**Task description:** With the records below as your source, retype each line exactly from the top down to the line that contains "Answer: 389747908023/161129202920 ≈ 2.4189", and include that line.

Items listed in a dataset
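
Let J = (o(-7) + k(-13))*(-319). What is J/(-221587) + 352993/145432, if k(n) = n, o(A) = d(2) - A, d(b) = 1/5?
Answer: 389747908023/161129202920 ≈ 2.4189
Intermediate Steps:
d(b) = 1/5
o(A) = 1/5 - A
J = 9251/5 (J = ((1/5 - 1*(-7)) - 13)*(-319) = ((1/5 + 7) - 13)*(-319) = (36/5 - 13)*(-319) = -29/5*(-319) = 9251/5 ≈ 1850.2)
J/(-221587) + 352993/145432 = (9251/5)/(-221587) + 352993/145432 = (9251/5)*(-1/221587) + 352993*(1/145432) = -9251/1107935 + 352993/145432 = 389747908023/161129202920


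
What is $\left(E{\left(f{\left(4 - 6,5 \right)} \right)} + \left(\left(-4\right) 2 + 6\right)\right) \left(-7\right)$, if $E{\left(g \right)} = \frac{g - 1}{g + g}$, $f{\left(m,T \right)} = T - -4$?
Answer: $\frac{98}{9} \approx 10.889$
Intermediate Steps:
$f{\left(m,T \right)} = 4 + T$ ($f{\left(m,T \right)} = T + 4 = 4 + T$)
$E{\left(g \right)} = \frac{-1 + g}{2 g}$
$\left(E{\left(f{\left(4 - 6,5 \right)} \right)} + \left(\left(-4\right) 2 + 6\right)\right) \left(-7\right) = \left(\frac{-1 + \left(4 + 5\right)}{2 \left(4 + 5\right)} + \left(\left(-4\right) 2 + 6\right)\right) \left(-7\right) = \left(\frac{-1 + 9}{2 \cdot 9} + \left(-8 + 6\right)\right) \left(-7\right) = \left(\frac{1}{2} \cdot \frac{1}{9} \cdot 8 - 2\right) \left(-7\right) = \left(\frac{4}{9} - 2\right) \left(-7\right) = \left(- \frac{14}{9}\right) \left(-7\right) = \frac{98}{9}$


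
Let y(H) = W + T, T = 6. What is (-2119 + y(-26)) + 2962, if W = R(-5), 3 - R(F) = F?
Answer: 857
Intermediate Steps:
R(F) = 3 - F
W = 8 (W = 3 - 1*(-5) = 3 + 5 = 8)
y(H) = 14 (y(H) = 8 + 6 = 14)
(-2119 + y(-26)) + 2962 = (-2119 + 14) + 2962 = -2105 + 2962 = 857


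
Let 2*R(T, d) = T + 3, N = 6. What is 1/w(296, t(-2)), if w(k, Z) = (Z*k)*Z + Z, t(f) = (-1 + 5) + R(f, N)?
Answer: 2/11997 ≈ 0.00016671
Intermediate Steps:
R(T, d) = 3/2 + T/2 (R(T, d) = (T + 3)/2 = (3 + T)/2 = 3/2 + T/2)
t(f) = 11/2 + f/2 (t(f) = (-1 + 5) + (3/2 + f/2) = 4 + (3/2 + f/2) = 11/2 + f/2)
w(k, Z) = Z + k*Z² (w(k, Z) = k*Z² + Z = Z + k*Z²)
1/w(296, t(-2)) = 1/((11/2 + (½)*(-2))*(1 + (11/2 + (½)*(-2))*296)) = 1/((11/2 - 1)*(1 + (11/2 - 1)*296)) = 1/(9*(1 + (9/2)*296)/2) = 1/(9*(1 + 1332)/2) = 1/((9/2)*1333) = 1/(11997/2) = 2/11997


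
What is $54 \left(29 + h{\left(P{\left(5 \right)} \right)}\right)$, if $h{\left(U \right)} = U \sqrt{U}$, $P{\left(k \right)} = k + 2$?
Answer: $1566 + 378 \sqrt{7} \approx 2566.1$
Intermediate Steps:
$P{\left(k \right)} = 2 + k$
$h{\left(U \right)} = U^{\frac{3}{2}}$
$54 \left(29 + h{\left(P{\left(5 \right)} \right)}\right) = 54 \left(29 + \left(2 + 5\right)^{\frac{3}{2}}\right) = 54 \left(29 + 7^{\frac{3}{2}}\right) = 54 \left(29 + 7 \sqrt{7}\right) = 1566 + 378 \sqrt{7}$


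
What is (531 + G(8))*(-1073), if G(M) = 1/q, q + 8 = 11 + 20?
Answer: -13105622/23 ≈ -5.6981e+5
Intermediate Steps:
q = 23 (q = -8 + (11 + 20) = -8 + 31 = 23)
G(M) = 1/23
(531 + G(8))*(-1073) = (531 + 1/23)*(-1073) = (12214/23)*(-1073) = -13105622/23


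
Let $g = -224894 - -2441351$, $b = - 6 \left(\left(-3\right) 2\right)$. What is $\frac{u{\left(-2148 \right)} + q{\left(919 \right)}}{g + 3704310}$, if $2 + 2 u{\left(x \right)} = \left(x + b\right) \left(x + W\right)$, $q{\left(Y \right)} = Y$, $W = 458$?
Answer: $\frac{595186}{1973589} \approx 0.30158$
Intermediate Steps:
$b = 36$ ($b = \left(-6\right) \left(-6\right) = 36$)
$u{\left(x \right)} = -1 + \frac{\left(36 + x\right) \left(458 + x\right)}{2}$ ($u{\left(x \right)} = -1 + \frac{\left(x + 36\right) \left(x + 458\right)}{2} = -1 + \frac{\left(36 + x\right) \left(458 + x\right)}{2}$)
$g = 2216457$ ($g = -224894 + 2441351 = 2216457$)
$\frac{u{\left(-2148 \right)} + q{\left(919 \right)}}{g + 3704310} = \frac{\left(8243 + \frac{\left(-2148\right)^{2}}{2} + 247 \left(-2148\right)\right) + 919}{2216457 + 3704310} = \frac{\left(8243 + \frac{1}{2} \cdot 4613904 - 530556\right) + 919}{5920767} = \left(\left(8243 + 2306952 - 530556\right) + 919\right) \frac{1}{5920767} = \left(1784639 + 919\right) \frac{1}{5920767} = 1785558 \cdot \frac{1}{5920767} = \frac{595186}{1973589}$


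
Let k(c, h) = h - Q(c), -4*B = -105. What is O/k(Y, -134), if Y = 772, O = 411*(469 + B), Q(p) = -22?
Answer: -116313/64 ≈ -1817.4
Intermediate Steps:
B = 105/4 (B = -¼*(-105) = 105/4 ≈ 26.250)
O = 814191/4 (O = 411*(469 + 105/4) = 411*(1981/4) = 814191/4 ≈ 2.0355e+5)
k(c, h) = 22 + h (k(c, h) = h - 1*(-22) = h + 22 = 22 + h)
O/k(Y, -134) = 814191/(4*(22 - 134)) = (814191/4)/(-112) = (814191/4)*(-1/112) = -116313/64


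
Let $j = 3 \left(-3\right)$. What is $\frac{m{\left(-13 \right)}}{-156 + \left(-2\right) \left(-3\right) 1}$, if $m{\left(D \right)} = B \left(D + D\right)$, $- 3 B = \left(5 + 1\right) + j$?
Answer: $\frac{13}{75} \approx 0.17333$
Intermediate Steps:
$j = -9$
$B = 1$ ($B = - \frac{\left(5 + 1\right) - 9}{3} = - \frac{6 - 9}{3} = \left(- \frac{1}{3}\right) \left(-3\right) = 1$)
$m{\left(D \right)} = 2 D$ ($m{\left(D \right)} = 1 \left(D + D\right) = 1 \cdot 2 D = 2 D$)
$\frac{m{\left(-13 \right)}}{-156 + \left(-2\right) \left(-3\right) 1} = \frac{2 \left(-13\right)}{-156 + \left(-2\right) \left(-3\right) 1} = - \frac{26}{-156 + 6 \cdot 1} = - \frac{26}{-156 + 6} = - \frac{26}{-150} = \left(-26\right) \left(- \frac{1}{150}\right) = \frac{13}{75}$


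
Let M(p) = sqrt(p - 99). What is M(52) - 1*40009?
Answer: -40009 + I*sqrt(47) ≈ -40009.0 + 6.8557*I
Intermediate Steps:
M(p) = sqrt(-99 + p)
M(52) - 1*40009 = sqrt(-99 + 52) - 1*40009 = sqrt(-47) - 40009 = I*sqrt(47) - 40009 = -40009 + I*sqrt(47)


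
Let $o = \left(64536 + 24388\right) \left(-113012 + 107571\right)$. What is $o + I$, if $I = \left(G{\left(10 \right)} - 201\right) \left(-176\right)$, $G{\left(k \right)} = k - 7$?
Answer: $-483800636$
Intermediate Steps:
$G{\left(k \right)} = -7 + k$ ($G{\left(k \right)} = k - 7 = -7 + k$)
$I = 34848$ ($I = \left(\left(-7 + 10\right) - 201\right) \left(-176\right) = \left(3 - 201\right) \left(-176\right) = \left(-198\right) \left(-176\right) = 34848$)
$o = -483835484$ ($o = 88924 \left(-5441\right) = -483835484$)
$o + I = -483835484 + 34848 = -483800636$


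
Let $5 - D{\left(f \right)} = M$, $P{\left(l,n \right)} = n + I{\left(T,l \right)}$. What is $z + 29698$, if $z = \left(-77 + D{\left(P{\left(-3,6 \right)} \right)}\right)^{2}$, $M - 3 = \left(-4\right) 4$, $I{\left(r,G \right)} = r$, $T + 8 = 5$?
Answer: $33179$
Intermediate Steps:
$T = -3$ ($T = -8 + 5 = -3$)
$P{\left(l,n \right)} = -3 + n$ ($P{\left(l,n \right)} = n - 3 = -3 + n$)
$M = -13$ ($M = 3 - 16 = -13$)
$D{\left(f \right)} = 18$ ($D{\left(f \right)} = 5 - -13 = 5 + 13 = 18$)
$z = 3481$ ($z = \left(-77 + 18\right)^{2} = \left(-59\right)^{2} = 3481$)
$z + 29698 = 3481 + 29698 = 33179$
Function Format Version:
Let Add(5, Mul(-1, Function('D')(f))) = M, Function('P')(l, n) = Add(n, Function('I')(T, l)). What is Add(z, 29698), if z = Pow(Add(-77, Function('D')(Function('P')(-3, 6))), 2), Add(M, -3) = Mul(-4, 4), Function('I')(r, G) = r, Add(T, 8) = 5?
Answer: 33179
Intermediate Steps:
T = -3 (T = Add(-8, 5) = -3)
Function('P')(l, n) = Add(-3, n) (Function('P')(l, n) = Add(n, -3) = Add(-3, n))
M = -13 (M = Add(3, Mul(-4, 4)) = Add(3, -16) = -13)
Function('D')(f) = 18 (Function('D')(f) = Add(5, Mul(-1, -13)) = Add(5, 13) = 18)
z = 3481 (z = Pow(Add(-77, 18), 2) = Pow(-59, 2) = 3481)
Add(z, 29698) = Add(3481, 29698) = 33179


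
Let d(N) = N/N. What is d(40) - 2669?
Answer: -2668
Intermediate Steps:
d(N) = 1
d(40) - 2669 = 1 - 2669 = -2668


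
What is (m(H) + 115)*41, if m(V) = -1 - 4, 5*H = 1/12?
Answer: 4510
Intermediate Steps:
H = 1/60 (H = (⅕)/12 = (⅕)*(1/12) = 1/60 ≈ 0.016667)
m(V) = -5
(m(H) + 115)*41 = (-5 + 115)*41 = 110*41 = 4510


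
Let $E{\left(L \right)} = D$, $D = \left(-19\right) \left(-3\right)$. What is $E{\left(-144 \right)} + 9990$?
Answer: $10047$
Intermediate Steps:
$D = 57$
$E{\left(L \right)} = 57$
$E{\left(-144 \right)} + 9990 = 57 + 9990 = 10047$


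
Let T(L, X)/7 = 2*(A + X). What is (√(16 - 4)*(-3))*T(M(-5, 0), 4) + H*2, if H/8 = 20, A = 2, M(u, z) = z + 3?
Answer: 320 - 504*√3 ≈ -552.95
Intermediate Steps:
M(u, z) = 3 + z
H = 160 (H = 8*20 = 160)
T(L, X) = 28 + 14*X (T(L, X) = 7*(2*(2 + X)) = 7*(4 + 2*X) = 28 + 14*X)
(√(16 - 4)*(-3))*T(M(-5, 0), 4) + H*2 = (√(16 - 4)*(-3))*(28 + 14*4) + 160*2 = (√12*(-3))*(28 + 56) + 320 = ((2*√3)*(-3))*84 + 320 = -6*√3*84 + 320 = -504*√3 + 320 = 320 - 504*√3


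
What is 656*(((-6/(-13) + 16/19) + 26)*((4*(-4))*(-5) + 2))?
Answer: 362773248/247 ≈ 1.4687e+6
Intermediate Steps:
656*(((-6/(-13) + 16/19) + 26)*((4*(-4))*(-5) + 2)) = 656*(((-6*(-1/13) + 16*(1/19)) + 26)*(-16*(-5) + 2)) = 656*(((6/13 + 16/19) + 26)*(80 + 2)) = 656*((322/247 + 26)*82) = 656*((6744/247)*82) = 656*(553008/247) = 362773248/247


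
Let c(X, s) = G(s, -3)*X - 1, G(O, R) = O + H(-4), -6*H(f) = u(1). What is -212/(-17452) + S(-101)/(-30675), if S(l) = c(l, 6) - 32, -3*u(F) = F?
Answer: 79887839/2409030450 ≈ 0.033162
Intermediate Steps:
u(F) = -F/3
H(f) = 1/18 (H(f) = -(-1)/18 = -⅙*(-⅓) = 1/18)
G(O, R) = 1/18 + O (G(O, R) = O + 1/18 = 1/18 + O)
c(X, s) = -1 + X*(1/18 + s) (c(X, s) = (1/18 + s)*X - 1 = X*(1/18 + s) - 1 = -1 + X*(1/18 + s))
S(l) = -33 + 109*l/18 (S(l) = (-1 + l/18 + l*6) - 32 = (-1 + l/18 + 6*l) - 32 = (-1 + 109*l/18) - 32 = -33 + 109*l/18)
-212/(-17452) + S(-101)/(-30675) = -212/(-17452) + (-33 + (109/18)*(-101))/(-30675) = -212*(-1/17452) + (-33 - 11009/18)*(-1/30675) = 53/4363 - 11603/18*(-1/30675) = 53/4363 + 11603/552150 = 79887839/2409030450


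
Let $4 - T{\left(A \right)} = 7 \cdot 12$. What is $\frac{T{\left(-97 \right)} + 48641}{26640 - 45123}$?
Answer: $- \frac{16187}{6161} \approx -2.6273$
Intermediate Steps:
$T{\left(A \right)} = -80$ ($T{\left(A \right)} = 4 - 7 \cdot 12 = 4 - 84 = -80$)
$\frac{T{\left(-97 \right)} + 48641}{26640 - 45123} = \frac{-80 + 48641}{26640 - 45123} = \frac{48561}{-18483} = 48561 \left(- \frac{1}{18483}\right) = - \frac{16187}{6161}$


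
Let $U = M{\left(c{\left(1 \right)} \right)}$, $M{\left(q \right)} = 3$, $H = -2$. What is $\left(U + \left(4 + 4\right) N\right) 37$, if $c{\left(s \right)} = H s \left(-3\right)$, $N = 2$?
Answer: $703$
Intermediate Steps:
$c{\left(s \right)} = 6 s$ ($c{\left(s \right)} = - 2 s \left(-3\right) = 6 s$)
$U = 3$
$\left(U + \left(4 + 4\right) N\right) 37 = \left(3 + \left(4 + 4\right) 2\right) 37 = \left(3 + 8 \cdot 2\right) 37 = \left(3 + 16\right) 37 = 19 \cdot 37 = 703$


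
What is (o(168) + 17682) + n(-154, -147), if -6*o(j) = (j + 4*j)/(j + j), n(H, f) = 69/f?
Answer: 10396495/588 ≈ 17681.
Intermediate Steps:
o(j) = -5/12 (o(j) = -(j + 4*j)/(6*(j + j)) = -5*j/(6*(2*j)) = -5*j*1/(2*j)/6 = -1/6*5/2 = -5/12)
(o(168) + 17682) + n(-154, -147) = (-5/12 + 17682) + 69/(-147) = 212179/12 + 69*(-1/147) = 212179/12 - 23/49 = 10396495/588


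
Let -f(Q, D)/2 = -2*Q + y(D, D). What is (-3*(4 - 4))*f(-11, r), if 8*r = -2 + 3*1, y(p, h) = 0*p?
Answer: 0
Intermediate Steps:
y(p, h) = 0
r = 1/8 (r = (-2 + 3*1)/8 = (-2 + 3)/8 = (1/8)*1 = 1/8 ≈ 0.12500)
f(Q, D) = 4*Q (f(Q, D) = -2*(-2*Q + 0) = -(-4)*Q = 4*Q)
(-3*(4 - 4))*f(-11, r) = (-3*(4 - 4))*(4*(-11)) = -3*0*(-44) = 0*(-44) = 0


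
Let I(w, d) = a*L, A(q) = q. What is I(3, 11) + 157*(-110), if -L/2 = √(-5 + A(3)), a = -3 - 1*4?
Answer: -17270 + 14*I*√2 ≈ -17270.0 + 19.799*I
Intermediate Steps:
a = -7 (a = -3 - 4 = -7)
L = -2*I*√2 (L = -2*√(-5 + 3) = -2*I*√2 ≈ -2.8284*I)
I(w, d) = 14*I*√2 (I(w, d) = -(-14)*I*√2 = 14*I*√2)
I(3, 11) + 157*(-110) = 14*I*√2 + 157*(-110) = 14*I*√2 - 17270 = -17270 + 14*I*√2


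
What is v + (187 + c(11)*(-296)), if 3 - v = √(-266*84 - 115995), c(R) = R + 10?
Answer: -6026 - 3*I*√15371 ≈ -6026.0 - 371.94*I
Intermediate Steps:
c(R) = 10 + R
v = 3 - 3*I*√15371 (v = 3 - √(-266*84 - 115995) = 3 - √(-22344 - 115995) = 3 - √(-138339) = 3 - 3*I*√15371 ≈ 3.0 - 371.94*I)
v + (187 + c(11)*(-296)) = (3 - 3*I*√15371) + (187 + (10 + 11)*(-296)) = (3 - 3*I*√15371) + (187 + 21*(-296)) = (3 - 3*I*√15371) + (187 - 6216) = (3 - 3*I*√15371) - 6029 = -6026 - 3*I*√15371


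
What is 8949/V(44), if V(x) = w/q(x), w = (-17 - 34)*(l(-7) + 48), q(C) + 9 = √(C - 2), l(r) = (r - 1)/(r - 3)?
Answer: 134235/4148 - 14915*√42/4148 ≈ 9.0585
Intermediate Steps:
l(r) = (-1 + r)/(-3 + r)
q(C) = -9 + √(-2 + C) (q(C) = -9 + √(C - 2) = -9 + √(-2 + C))
w = -12444/5 (w = (-17 - 34)*((-1 - 7)/(-3 - 7) + 48) = -51*(-8/(-10) + 48) = -51*(-⅒*(-8) + 48) = -51*(⅘ + 48) = -51*244/5 = -12444/5 ≈ -2488.8)
V(x) = -12444/(5*(-9 + √(-2 + x)))
8949/V(44) = 8949/((-12444/(-45 + 5*√(-2 + 44)))) = 8949/((-12444/(-45 + 5*√42))) = 8949*(15/4148 - 5*√42/12444) = 134235/4148 - 14915*√42/4148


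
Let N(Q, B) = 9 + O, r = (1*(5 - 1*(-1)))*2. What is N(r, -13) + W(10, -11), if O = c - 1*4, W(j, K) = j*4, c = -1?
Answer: 44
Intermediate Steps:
W(j, K) = 4*j
O = -5 (O = -1 - 1*4 = -1 - 4 = -5)
r = 12 (r = (1*(5 + 1))*2 = (1*6)*2 = 6*2 = 12)
N(Q, B) = 4 (N(Q, B) = 9 - 5 = 4)
N(r, -13) + W(10, -11) = 4 + 4*10 = 4 + 40 = 44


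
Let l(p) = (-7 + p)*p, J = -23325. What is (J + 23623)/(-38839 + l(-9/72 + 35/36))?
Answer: -1544832/201368399 ≈ -0.0076717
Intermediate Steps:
l(p) = p*(-7 + p)
(J + 23623)/(-38839 + l(-9/72 + 35/36)) = (-23325 + 23623)/(-38839 + (-9/72 + 35/36)*(-7 + (-9/72 + 35/36))) = 298/(-38839 + (-9*1/72 + 35*(1/36))*(-7 + (-9*1/72 + 35*(1/36)))) = 298/(-38839 + (-⅛ + 35/36)*(-7 + (-⅛ + 35/36))) = 298/(-38839 + 61*(-7 + 61/72)/72) = 298/(-38839 + (61/72)*(-443/72)) = 298/(-38839 - 27023/5184) = 298/(-201368399/5184) = 298*(-5184/201368399) = -1544832/201368399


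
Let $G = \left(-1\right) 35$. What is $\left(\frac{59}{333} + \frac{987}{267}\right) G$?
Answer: $- \frac{4018280}{29637} \approx -135.58$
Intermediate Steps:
$G = -35$
$\left(\frac{59}{333} + \frac{987}{267}\right) G = \left(\frac{59}{333} + \frac{987}{267}\right) \left(-35\right) = \left(59 \cdot \frac{1}{333} + 987 \cdot \frac{1}{267}\right) \left(-35\right) = \left(\frac{59}{333} + \frac{329}{89}\right) \left(-35\right) = \frac{114808}{29637} \left(-35\right) = - \frac{4018280}{29637}$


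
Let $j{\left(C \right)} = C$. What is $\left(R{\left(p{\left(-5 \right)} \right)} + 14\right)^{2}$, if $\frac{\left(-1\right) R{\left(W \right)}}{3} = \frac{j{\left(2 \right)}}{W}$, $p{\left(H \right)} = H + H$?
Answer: $\frac{5329}{25} \approx 213.16$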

**Answer below:**
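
Let J = (o(-7) + k(-13))*(-319). What is J/(-221587) + 352993/145432, if k(n) = n, o(A) = d(2) - A, d(b) = 1/5?
Answer: 389747908023/161129202920 ≈ 2.4189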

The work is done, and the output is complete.